Exercise instructions →
Take the entries that follow and return exactly the lines from the one holding "- Plan 7, Plan 4, Plan 8, Plan 3" through the one holding "- Plan 4, Plan 3, Plan 7, Plan 8", both included. Nothing else is needed.

Dataset extract →
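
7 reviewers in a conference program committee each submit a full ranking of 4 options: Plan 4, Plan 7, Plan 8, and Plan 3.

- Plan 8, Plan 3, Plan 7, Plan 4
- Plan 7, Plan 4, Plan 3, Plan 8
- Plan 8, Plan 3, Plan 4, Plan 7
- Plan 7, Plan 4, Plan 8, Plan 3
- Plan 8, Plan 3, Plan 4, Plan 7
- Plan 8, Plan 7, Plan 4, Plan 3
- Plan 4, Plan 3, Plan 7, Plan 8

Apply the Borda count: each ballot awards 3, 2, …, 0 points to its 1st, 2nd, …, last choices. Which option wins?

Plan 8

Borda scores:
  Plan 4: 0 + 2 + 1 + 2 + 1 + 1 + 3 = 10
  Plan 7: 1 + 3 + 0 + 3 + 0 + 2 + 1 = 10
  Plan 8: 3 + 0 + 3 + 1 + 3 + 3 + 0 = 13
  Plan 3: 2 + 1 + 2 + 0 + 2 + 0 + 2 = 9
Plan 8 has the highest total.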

Solved problem →
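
- Plan 7, Plan 4, Plan 8, Plan 3
- Plan 8, Plan 3, Plan 4, Plan 7
- Plan 8, Plan 7, Plan 4, Plan 3
- Plan 4, Plan 3, Plan 7, Plan 8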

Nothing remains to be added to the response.